Stored data:
►
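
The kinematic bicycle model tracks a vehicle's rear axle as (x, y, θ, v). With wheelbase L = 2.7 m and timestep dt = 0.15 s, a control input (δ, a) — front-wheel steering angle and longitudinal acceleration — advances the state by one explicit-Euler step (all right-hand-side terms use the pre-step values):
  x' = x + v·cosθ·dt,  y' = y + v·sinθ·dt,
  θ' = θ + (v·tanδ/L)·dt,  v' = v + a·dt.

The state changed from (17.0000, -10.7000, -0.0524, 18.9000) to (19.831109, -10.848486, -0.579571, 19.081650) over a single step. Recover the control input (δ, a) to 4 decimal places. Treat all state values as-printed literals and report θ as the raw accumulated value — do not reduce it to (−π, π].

a = (v'−v)/dt = (0.181650)/0.15 = 1.2110
Δθ = θ'−θ = -0.527171;  (v·dt/L) = 18.9000·0.15/2.7 = 1.050000
tan δ = Δθ·L/(v·dt) = -0.502068  →  δ = -0.4653

δ = -0.4653, a = 1.2110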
◄
TASK GOAL: All records above are to be output again exactly as they stand.

EXERCISE RESPONSE:
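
The kinematic bicycle model tracks a vehicle's rear axle as (x, y, θ, v). With wheelbase L = 2.7 m and timestep dt = 0.15 s, a control input (δ, a) — front-wheel steering angle and longitudinal acceleration — advances the state by one explicit-Euler step (all right-hand-side terms use the pre-step values):
  x' = x + v·cosθ·dt,  y' = y + v·sinθ·dt,
  θ' = θ + (v·tanδ/L)·dt,  v' = v + a·dt.

The state changed from (17.0000, -10.7000, -0.0524, 18.9000) to (19.831109, -10.848486, -0.579571, 19.081650) over a single step. Recover the control input (δ, a) to 4 decimal places. Treat all state values as-printed literals and report θ as the raw accumulated value — do not reduce it to (−π, π].

a = (v'−v)/dt = (0.181650)/0.15 = 1.2110
Δθ = θ'−θ = -0.527171;  (v·dt/L) = 18.9000·0.15/2.7 = 1.050000
tan δ = Δθ·L/(v·dt) = -0.502068  →  δ = -0.4653

δ = -0.4653, a = 1.2110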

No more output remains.